■ What is being asked: The data below holds a line containing "- Jun 11 2019 4:00 PM" and a line containing "- Jun 12 2019 10:00 AM"; please quote exactly those two lines and every line between them, and nothing else.

■ Data for analysis:
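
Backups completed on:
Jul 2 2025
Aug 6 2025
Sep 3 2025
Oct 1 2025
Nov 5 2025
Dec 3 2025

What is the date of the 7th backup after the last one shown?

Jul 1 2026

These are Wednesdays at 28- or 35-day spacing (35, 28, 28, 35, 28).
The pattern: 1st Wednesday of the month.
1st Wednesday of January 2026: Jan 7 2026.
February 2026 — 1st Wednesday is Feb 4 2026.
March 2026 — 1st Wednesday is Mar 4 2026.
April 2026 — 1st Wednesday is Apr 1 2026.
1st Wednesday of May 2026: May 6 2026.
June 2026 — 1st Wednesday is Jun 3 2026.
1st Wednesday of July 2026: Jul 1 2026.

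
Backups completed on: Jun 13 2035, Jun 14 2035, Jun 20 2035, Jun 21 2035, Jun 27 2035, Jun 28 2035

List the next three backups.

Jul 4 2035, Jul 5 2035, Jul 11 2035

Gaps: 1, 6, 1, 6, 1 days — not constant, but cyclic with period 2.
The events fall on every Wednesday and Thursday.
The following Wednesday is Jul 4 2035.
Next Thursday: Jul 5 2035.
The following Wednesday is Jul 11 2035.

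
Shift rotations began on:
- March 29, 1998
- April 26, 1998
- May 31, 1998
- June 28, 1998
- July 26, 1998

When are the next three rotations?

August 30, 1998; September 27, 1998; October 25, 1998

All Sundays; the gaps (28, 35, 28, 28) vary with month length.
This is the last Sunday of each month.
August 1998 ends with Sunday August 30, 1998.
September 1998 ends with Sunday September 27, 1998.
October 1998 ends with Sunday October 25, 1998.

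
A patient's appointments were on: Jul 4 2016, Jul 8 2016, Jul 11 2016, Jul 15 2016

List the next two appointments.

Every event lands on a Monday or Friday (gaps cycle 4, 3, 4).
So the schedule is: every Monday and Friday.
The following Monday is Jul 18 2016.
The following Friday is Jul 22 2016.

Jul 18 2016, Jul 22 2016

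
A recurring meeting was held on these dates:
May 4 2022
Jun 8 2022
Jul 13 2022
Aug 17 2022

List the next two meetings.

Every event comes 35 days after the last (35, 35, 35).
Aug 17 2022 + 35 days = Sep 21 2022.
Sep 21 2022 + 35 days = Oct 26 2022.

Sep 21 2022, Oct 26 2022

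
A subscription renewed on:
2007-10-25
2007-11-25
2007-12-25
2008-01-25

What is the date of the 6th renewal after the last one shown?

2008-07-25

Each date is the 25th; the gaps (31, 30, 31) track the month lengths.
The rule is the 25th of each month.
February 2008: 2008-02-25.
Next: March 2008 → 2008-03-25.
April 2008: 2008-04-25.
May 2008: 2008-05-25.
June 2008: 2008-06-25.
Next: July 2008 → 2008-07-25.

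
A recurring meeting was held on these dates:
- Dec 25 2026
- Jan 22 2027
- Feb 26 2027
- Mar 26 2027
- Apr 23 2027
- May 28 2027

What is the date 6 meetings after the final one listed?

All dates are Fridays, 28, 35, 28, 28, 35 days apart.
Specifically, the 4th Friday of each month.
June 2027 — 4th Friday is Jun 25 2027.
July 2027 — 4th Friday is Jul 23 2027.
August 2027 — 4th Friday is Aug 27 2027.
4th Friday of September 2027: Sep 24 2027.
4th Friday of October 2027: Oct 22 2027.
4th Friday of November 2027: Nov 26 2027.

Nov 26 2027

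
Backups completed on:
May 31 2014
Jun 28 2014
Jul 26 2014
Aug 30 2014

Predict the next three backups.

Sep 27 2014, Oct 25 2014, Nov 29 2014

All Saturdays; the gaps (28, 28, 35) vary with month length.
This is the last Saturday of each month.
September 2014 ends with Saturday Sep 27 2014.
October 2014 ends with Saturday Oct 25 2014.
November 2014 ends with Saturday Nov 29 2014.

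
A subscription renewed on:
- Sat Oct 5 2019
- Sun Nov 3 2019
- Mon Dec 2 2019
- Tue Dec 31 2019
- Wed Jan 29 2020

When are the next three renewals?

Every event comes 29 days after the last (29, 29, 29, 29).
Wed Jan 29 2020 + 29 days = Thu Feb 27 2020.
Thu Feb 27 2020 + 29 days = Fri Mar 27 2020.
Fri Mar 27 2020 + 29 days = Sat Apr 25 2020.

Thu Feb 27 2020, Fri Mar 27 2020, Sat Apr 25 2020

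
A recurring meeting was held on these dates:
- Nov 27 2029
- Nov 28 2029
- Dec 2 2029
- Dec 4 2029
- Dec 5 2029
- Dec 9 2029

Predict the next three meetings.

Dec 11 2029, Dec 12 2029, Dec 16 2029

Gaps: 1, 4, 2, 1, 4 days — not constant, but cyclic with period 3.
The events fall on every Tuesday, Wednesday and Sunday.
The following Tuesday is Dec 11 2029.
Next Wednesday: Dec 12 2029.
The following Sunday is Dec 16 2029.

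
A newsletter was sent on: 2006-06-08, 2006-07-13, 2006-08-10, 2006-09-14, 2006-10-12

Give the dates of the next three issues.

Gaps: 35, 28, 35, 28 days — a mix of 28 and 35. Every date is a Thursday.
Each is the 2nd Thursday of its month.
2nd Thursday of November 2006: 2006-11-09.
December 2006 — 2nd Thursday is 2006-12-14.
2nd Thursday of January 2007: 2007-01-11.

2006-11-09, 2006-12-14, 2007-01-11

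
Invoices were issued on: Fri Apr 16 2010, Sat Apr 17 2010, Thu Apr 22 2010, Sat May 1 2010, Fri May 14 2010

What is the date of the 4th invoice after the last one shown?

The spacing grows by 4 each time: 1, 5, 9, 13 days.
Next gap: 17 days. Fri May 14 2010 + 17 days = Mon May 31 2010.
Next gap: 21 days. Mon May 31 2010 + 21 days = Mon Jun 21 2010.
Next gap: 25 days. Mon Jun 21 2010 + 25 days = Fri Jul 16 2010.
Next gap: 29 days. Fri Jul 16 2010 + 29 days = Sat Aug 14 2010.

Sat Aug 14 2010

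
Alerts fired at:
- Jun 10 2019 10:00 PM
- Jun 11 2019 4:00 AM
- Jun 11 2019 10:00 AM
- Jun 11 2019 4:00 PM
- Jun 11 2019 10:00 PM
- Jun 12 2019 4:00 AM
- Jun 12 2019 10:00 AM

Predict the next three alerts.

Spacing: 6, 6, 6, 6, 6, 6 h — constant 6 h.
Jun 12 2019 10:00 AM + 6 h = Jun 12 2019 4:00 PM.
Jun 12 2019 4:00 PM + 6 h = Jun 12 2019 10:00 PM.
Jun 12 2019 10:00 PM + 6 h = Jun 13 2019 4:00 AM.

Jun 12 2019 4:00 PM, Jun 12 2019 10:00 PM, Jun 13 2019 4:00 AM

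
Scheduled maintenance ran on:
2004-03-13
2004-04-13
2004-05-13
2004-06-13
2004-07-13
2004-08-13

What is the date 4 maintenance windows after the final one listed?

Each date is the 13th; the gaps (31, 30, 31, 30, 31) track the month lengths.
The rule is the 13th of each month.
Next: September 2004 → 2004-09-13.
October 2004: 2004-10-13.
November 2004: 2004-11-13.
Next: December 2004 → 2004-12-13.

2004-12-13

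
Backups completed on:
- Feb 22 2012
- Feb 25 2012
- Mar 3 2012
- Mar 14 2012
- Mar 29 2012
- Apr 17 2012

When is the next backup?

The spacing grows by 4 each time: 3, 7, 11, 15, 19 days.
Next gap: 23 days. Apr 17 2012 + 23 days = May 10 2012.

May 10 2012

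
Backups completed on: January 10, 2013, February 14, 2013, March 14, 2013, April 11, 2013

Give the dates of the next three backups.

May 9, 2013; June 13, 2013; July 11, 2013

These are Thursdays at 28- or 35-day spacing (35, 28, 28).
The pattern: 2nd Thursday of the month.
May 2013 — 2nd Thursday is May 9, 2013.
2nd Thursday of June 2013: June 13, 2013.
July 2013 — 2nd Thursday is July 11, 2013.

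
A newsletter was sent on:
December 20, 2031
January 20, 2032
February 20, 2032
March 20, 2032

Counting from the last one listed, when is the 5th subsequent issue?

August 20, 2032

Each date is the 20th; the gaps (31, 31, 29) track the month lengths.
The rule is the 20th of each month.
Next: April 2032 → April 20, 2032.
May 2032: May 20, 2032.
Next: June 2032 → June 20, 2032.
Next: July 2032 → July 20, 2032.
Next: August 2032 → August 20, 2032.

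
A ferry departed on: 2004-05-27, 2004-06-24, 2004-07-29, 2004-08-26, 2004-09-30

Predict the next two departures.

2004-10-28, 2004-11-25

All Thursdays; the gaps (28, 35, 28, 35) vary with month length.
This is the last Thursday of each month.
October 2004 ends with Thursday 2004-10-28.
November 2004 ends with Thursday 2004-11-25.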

==

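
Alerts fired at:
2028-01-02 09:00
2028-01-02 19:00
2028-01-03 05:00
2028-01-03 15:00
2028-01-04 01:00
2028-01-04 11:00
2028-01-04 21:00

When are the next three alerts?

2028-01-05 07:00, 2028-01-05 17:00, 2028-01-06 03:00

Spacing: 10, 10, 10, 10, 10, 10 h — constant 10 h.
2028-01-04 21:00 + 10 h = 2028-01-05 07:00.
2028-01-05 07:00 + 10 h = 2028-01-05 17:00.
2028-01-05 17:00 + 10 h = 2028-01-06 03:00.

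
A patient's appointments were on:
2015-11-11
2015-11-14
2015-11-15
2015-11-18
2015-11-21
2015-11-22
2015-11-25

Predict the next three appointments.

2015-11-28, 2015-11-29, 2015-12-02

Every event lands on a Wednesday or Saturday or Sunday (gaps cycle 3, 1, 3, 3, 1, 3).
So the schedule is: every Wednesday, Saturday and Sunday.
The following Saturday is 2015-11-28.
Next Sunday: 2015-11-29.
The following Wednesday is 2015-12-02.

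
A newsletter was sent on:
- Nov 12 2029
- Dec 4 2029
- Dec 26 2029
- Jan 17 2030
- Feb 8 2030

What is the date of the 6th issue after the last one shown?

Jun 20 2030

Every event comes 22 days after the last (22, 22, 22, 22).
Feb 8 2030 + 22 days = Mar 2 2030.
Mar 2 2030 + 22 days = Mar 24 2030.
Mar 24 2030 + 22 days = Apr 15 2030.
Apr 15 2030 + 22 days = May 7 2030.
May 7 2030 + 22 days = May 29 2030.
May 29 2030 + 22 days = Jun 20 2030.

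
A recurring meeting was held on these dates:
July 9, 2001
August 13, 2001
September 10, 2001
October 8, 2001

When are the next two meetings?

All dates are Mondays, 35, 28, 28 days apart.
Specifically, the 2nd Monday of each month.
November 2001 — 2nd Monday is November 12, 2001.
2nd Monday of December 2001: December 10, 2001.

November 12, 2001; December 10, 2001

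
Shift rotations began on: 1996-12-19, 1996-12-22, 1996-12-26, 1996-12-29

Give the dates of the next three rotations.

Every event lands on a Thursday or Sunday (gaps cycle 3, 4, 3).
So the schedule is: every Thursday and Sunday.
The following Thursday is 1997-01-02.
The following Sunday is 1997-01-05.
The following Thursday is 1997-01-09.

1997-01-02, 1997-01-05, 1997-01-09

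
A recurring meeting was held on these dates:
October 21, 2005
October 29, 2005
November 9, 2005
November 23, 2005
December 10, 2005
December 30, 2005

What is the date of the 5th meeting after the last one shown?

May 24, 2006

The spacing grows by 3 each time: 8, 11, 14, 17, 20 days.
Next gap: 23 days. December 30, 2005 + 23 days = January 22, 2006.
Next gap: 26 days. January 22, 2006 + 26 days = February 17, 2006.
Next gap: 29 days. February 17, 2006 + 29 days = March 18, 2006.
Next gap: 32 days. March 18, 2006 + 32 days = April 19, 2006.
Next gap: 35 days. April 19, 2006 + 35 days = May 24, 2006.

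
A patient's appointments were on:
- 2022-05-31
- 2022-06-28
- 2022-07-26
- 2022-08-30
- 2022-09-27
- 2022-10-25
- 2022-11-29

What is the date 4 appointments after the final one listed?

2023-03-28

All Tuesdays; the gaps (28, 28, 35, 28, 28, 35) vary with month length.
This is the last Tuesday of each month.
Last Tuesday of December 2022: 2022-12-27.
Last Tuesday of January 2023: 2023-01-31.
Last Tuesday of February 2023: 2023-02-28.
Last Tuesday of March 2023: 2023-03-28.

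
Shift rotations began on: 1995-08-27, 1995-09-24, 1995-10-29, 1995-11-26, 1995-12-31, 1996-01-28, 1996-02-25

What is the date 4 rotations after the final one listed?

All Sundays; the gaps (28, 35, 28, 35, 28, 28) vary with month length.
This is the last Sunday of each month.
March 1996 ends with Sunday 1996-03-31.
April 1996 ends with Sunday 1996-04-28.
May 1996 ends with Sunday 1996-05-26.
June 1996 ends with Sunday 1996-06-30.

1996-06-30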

■ Result for this task:
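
- Jun 11 2019 4:00 PM
- Jun 11 2019 10:00 PM
- Jun 12 2019 4:00 AM
- Jun 12 2019 10:00 AM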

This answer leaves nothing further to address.